What appears from the line containing "A supply pipe" to the end of the listing below should be copied exactly, with no other lines.

Data for analysis Start Marker

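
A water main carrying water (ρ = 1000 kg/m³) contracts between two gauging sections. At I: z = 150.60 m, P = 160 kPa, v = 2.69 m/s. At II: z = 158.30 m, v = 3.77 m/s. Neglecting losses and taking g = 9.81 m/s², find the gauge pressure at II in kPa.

P₂ ≈ 81.0 kPa

Pressure head at I: ψ₁ = P₁/(ρg) = 160×1000 / (1000 × 9.81) = 16.31 m.
Velocity heads: v₁²/2g = 2.69²/19.62 = 0.369 m; v₂²/2g = 3.77²/19.62 = 0.724 m.
Total head H = z₁ + ψ₁ + v₁²/2g = 150.60 + 16.31 + 0.369 = 167.28 m.
ψ₂ = H − z₂ − v₂²/2g = 167.28 − 158.30 − 0.724 = 8.26 m.
P₂ = ρgψ₂ = 1000 × 9.81 × 8.26 ≈ 81.0 kPa.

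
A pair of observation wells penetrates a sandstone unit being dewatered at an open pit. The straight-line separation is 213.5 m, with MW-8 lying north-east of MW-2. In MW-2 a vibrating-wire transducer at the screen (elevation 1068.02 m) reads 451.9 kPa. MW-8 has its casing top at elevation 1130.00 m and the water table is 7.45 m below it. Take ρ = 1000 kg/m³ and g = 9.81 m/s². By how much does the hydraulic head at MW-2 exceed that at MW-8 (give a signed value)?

Δh ≈ -8.46 m

Pressure head at MW-2: ψ = P/(ρg) = 451.9×1000 / (1000 × 9.81) = 46.07 m.
Total head at MW-2: h = z + ψ = 1068.02 + 46.07 = 1114.09 m.
Total head at MW-8: h = 1130.00 − 7.45 = 1122.55 m.
Head difference: h(MW-2) − h(MW-8) = 1114.09 − 1122.55 = -8.46 m.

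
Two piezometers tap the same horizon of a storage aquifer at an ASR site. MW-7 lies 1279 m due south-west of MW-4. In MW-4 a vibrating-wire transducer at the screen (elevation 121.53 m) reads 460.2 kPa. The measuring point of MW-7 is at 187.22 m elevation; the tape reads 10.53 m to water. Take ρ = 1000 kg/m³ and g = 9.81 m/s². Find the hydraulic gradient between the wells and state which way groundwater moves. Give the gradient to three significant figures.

i ≈ 0.00645; groundwater flows toward the north-east

Pressure head at MW-4: ψ = P/(ρg) = 460.2×1000 / (1000 × 9.81) = 46.91 m.
Total head at MW-4: h = z + ψ = 121.53 + 46.91 = 168.44 m.
Total head at MW-7: h = 187.22 − 10.53 = 176.69 m.
Head difference: h(MW-4) − h(MW-7) = 168.44 − 176.69 = -8.25 m.
Hydraulic gradient: i = |Δh| / L = 8.25 / 1279 = 0.00645.
Flow is from higher to lower head: from MW-7 toward MW-4, i.e. toward the north-east.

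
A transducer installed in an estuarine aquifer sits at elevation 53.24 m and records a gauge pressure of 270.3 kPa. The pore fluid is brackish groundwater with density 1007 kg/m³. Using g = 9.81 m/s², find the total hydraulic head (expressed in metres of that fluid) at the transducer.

ψ = P/(ρg) = 270.3×1000 / (1007 × 9.81) = 27.36 m.
h = z + ψ = 53.24 + 27.36 = 80.60 m.

h ≈ 80.60 m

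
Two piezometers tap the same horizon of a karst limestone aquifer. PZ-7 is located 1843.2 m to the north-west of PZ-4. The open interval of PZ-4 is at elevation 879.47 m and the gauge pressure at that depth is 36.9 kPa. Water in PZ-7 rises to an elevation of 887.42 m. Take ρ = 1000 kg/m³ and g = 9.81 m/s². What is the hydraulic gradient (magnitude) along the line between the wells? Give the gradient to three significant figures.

i ≈ 0.00227

Pressure head at PZ-4: ψ = P/(ρg) = 36.9×1000 / (1000 × 9.81) = 3.76 m.
Total head at PZ-4: h = z + ψ = 879.47 + 3.76 = 883.23 m.
Total head at PZ-7: h = 887.42 m (water level in the piezometer is the total head).
Head difference: h(PZ-4) − h(PZ-7) = 883.23 − 887.42 = -4.19 m.
Hydraulic gradient: i = |Δh| / L = 4.19 / 1843.2 = 0.00227.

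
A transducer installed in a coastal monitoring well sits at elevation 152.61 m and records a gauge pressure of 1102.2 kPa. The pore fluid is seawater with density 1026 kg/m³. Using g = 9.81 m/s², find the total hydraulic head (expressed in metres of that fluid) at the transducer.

ψ = P/(ρg) = 1102.2×1000 / (1026 × 9.81) = 109.51 m.
h = z + ψ = 152.61 + 109.51 = 262.12 m.

h ≈ 262.12 m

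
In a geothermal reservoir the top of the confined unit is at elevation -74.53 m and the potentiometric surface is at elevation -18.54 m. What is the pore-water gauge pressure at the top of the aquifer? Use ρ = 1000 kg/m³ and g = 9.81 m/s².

P ≈ 549 kPa

Pressure head at the aquifer top: ψ = h − z = -18.54 − (-74.53) = 55.99 m.
P = ρgψ = 1000 × 9.81 × 55.99 = 549262 Pa ≈ 549 kPa.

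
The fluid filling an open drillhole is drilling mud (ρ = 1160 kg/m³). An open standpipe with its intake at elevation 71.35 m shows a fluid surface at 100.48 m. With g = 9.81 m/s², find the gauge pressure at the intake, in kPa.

P ≈ 331 kPa

Pressure head ψ = h − z = 100.48 − 71.35 = 29.13 m.
P = ρgψ = 1160 × 9.81 × 29.13 = 331488 Pa ≈ 331 kPa.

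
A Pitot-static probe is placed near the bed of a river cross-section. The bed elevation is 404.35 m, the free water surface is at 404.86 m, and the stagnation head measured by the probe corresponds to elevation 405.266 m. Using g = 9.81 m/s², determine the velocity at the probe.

v ≈ 2.82 m/s

Near the bed, under hydrostatic conditions, the piezometric head (z + ψ) equals the free-surface elevation, 404.86 m.
Velocity head = total − piezometric = 405.266 − 404.86 = 0.406 m.
v = √(2g·h_v) = √(2 × 9.81 × 0.406) = 2.82 m/s.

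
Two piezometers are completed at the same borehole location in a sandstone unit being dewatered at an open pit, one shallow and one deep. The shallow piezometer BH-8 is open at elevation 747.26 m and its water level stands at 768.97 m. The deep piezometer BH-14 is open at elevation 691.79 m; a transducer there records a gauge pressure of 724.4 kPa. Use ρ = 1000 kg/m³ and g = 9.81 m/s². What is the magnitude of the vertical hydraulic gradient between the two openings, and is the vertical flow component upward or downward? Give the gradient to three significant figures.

|i_v| ≈ 0.0602; vertical flow is downward

Total head at BH-8: h = 768.97 m (water level in the standpipe).
Pressure head at BH-14: ψ = P/(ρg) = 724.4×1000 / (1000 × 9.81) = 73.84 m.
Total head at BH-14: h = z + ψ = 691.79 + 73.84 = 765.63 m.
Δh = h(BH-8) − h(BH-14) = 768.97 − 765.63 = 3.34 m.
Vertical separation Δz = 747.26 − 691.79 = 55.47 m.
|i_v| = |Δh| / Δz = 3.34 / 55.47 = 0.0602.
Head is higher in the shallow piezometer, so vertical flow is downward (recharge condition).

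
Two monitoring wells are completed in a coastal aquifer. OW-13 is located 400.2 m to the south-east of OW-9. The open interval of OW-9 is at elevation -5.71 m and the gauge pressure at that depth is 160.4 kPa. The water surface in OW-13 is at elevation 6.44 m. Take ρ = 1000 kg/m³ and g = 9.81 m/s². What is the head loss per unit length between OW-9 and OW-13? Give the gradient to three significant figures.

Pressure head at OW-9: ψ = P/(ρg) = 160.4×1000 / (1000 × 9.81) = 16.35 m.
Total head at OW-9: h = z + ψ = -5.71 + 16.35 = 10.64 m.
Total head at OW-13: h = 6.44 m (water level in the piezometer is the total head).
Head difference: h(OW-9) − h(OW-13) = 10.64 − 6.44 = 4.20 m.
Hydraulic gradient: i = |Δh| / L = 4.20 / 400.2 = 0.0105.

i ≈ 0.0105 m/m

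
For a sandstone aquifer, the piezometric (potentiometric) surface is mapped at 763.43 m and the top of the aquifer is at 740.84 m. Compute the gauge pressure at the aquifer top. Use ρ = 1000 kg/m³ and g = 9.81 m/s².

Pressure head at the aquifer top: ψ = h − z = 763.43 − 740.84 = 22.59 m.
P = ρgψ = 1000 × 9.81 × 22.59 = 221608 Pa ≈ 222 kPa.

P ≈ 222 kPa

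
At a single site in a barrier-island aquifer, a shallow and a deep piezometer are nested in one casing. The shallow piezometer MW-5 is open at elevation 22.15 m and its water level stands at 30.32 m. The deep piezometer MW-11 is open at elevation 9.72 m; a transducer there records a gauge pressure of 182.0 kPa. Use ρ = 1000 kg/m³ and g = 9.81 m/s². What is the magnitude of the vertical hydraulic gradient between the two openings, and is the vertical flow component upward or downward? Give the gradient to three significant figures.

Total head at MW-5: h = 30.32 m (water level in the standpipe).
Pressure head at MW-11: ψ = P/(ρg) = 182.0×1000 / (1000 × 9.81) = 18.55 m.
Total head at MW-11: h = z + ψ = 9.72 + 18.55 = 28.27 m.
Δh = h(MW-5) − h(MW-11) = 30.32 − 28.27 = 2.05 m.
Vertical separation Δz = 22.15 − 9.72 = 12.43 m.
|i_v| = |Δh| / Δz = 2.05 / 12.43 = 0.165.
Head is higher in the shallow piezometer, so vertical flow is downward (recharge condition).

|i_v| ≈ 0.165; vertical flow is downward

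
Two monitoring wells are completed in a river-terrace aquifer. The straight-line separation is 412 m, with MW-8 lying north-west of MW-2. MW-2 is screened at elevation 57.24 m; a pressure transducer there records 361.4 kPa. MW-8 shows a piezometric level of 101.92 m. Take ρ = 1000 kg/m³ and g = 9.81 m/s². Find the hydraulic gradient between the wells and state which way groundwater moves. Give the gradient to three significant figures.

i ≈ 0.0190; groundwater flows toward the south-east

Pressure head at MW-2: ψ = P/(ρg) = 361.4×1000 / (1000 × 9.81) = 36.84 m.
Total head at MW-2: h = z + ψ = 57.24 + 36.84 = 94.08 m.
Total head at MW-8: h = 101.92 m (water level in the piezometer is the total head).
Head difference: h(MW-2) − h(MW-8) = 94.08 − 101.92 = -7.84 m.
Hydraulic gradient: i = |Δh| / L = 7.84 / 412 = 0.0190.
Flow is from higher to lower head: from MW-8 toward MW-2, i.e. toward the south-east.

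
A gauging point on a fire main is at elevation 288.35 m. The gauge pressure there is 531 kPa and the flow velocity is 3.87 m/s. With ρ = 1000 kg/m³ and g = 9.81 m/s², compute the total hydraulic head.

h ≈ 343.24 m

Pressure head ψ = P/(ρg) = 531×1000 / (1000 × 9.81) = 54.13 m.
Velocity head = v²/(2g) = 3.87² / (2 × 9.81) = 0.763 m.
h = z + ψ + v²/(2g) = 288.35 + 54.13 + 0.763 = 343.24 m.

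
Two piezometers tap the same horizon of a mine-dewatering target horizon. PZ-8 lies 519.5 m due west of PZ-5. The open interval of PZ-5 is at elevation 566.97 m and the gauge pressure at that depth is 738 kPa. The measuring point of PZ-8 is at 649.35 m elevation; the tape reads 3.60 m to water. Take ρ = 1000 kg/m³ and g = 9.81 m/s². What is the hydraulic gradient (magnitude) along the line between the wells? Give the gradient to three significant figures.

Pressure head at PZ-5: ψ = P/(ρg) = 738×1000 / (1000 × 9.81) = 75.23 m.
Total head at PZ-5: h = z + ψ = 566.97 + 75.23 = 642.20 m.
Total head at PZ-8: h = 649.35 − 3.60 = 645.75 m.
Head difference: h(PZ-5) − h(PZ-8) = 642.20 − 645.75 = -3.55 m.
Hydraulic gradient: i = |Δh| / L = 3.55 / 519.5 = 0.00683.

i ≈ 0.00683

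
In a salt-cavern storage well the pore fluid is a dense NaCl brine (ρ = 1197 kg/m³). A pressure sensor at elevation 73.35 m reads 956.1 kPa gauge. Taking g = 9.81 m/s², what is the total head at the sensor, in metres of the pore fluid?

h ≈ 154.77 m

ψ = P/(ρg) = 956.1×1000 / (1197 × 9.81) = 81.42 m.
h = z + ψ = 73.35 + 81.42 = 154.77 m.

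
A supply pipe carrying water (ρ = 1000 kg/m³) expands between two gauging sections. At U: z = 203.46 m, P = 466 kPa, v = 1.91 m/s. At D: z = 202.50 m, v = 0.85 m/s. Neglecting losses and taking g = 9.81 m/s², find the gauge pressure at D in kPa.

P₂ ≈ 477 kPa

Pressure head at U: ψ₁ = P₁/(ρg) = 466×1000 / (1000 × 9.81) = 47.50 m.
Velocity heads: v₁²/2g = 1.91²/19.62 = 0.186 m; v₂²/2g = 0.85²/19.62 = 0.037 m.
Total head H = z₁ + ψ₁ + v₁²/2g = 203.46 + 47.50 + 0.186 = 251.15 m.
ψ₂ = H − z₂ − v₂²/2g = 251.15 − 202.50 − 0.037 = 48.61 m.
P₂ = ρgψ₂ = 1000 × 9.81 × 48.61 ≈ 477 kPa.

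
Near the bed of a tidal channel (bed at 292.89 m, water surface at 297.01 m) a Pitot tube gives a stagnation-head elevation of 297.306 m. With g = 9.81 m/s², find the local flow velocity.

v ≈ 2.41 m/s

Near the bed, under hydrostatic conditions, the piezometric head (z + ψ) equals the free-surface elevation, 297.01 m.
Velocity head = total − piezometric = 297.306 − 297.01 = 0.296 m.
v = √(2g·h_v) = √(2 × 9.81 × 0.296) = 2.41 m/s.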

Data for analysis End Marker

Result >>
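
A supply pipe carrying water (ρ = 1000 kg/m³) expands between two gauging sections. At U: z = 203.46 m, P = 466 kPa, v = 1.91 m/s. At D: z = 202.50 m, v = 0.85 m/s. Neglecting losses and taking g = 9.81 m/s², find the gauge pressure at D in kPa.

P₂ ≈ 477 kPa

Pressure head at U: ψ₁ = P₁/(ρg) = 466×1000 / (1000 × 9.81) = 47.50 m.
Velocity heads: v₁²/2g = 1.91²/19.62 = 0.186 m; v₂²/2g = 0.85²/19.62 = 0.037 m.
Total head H = z₁ + ψ₁ + v₁²/2g = 203.46 + 47.50 + 0.186 = 251.15 m.
ψ₂ = H − z₂ − v₂²/2g = 251.15 − 202.50 − 0.037 = 48.61 m.
P₂ = ρgψ₂ = 1000 × 9.81 × 48.61 ≈ 477 kPa.

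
Near the bed of a tidal channel (bed at 292.89 m, water surface at 297.01 m) a Pitot tube gives a stagnation-head elevation of 297.306 m. With g = 9.81 m/s², find the local flow velocity.

v ≈ 2.41 m/s

Near the bed, under hydrostatic conditions, the piezometric head (z + ψ) equals the free-surface elevation, 297.01 m.
Velocity head = total − piezometric = 297.306 − 297.01 = 0.296 m.
v = √(2g·h_v) = √(2 × 9.81 × 0.296) = 2.41 m/s.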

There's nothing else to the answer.